Stored items
⁂
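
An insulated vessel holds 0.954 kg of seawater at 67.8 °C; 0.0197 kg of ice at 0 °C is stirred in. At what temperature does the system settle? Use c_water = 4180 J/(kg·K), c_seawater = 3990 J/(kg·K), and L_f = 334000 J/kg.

T_f ≈ 64.7 °C

Let T be the final temperature. ΣQ_i = 0:
latent heat to melt: 0.0197·334000 = 6579.8; meltwater 0→T: 0.0197·4180·T = 82.35 T; seawater: 3806.5(T − 67.8)
3888.8 T = 258078 − 6579.8 = 251498
T ≈ 64.67 °C (positive, so assuming full melt was valid).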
⁂
PROBLEM DETAILS
The entries above are to be retyped exactly.

FINISHED TASK
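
An insulated vessel holds 0.954 kg of seawater at 67.8 °C; 0.0197 kg of ice at 0 °C is stirred in. At what temperature does the system settle? Use c_water = 4180 J/(kg·K), c_seawater = 3990 J/(kg·K), and L_f = 334000 J/kg.

T_f ≈ 64.7 °C

Let T be the final temperature. ΣQ_i = 0:
latent heat to melt: 0.0197·334000 = 6579.8; meltwater 0→T: 0.0197·4180·T = 82.35 T; seawater: 3806.5(T − 67.8)
3888.8 T = 258078 − 6579.8 = 251498
T ≈ 64.67 °C (positive, so assuming full melt was valid).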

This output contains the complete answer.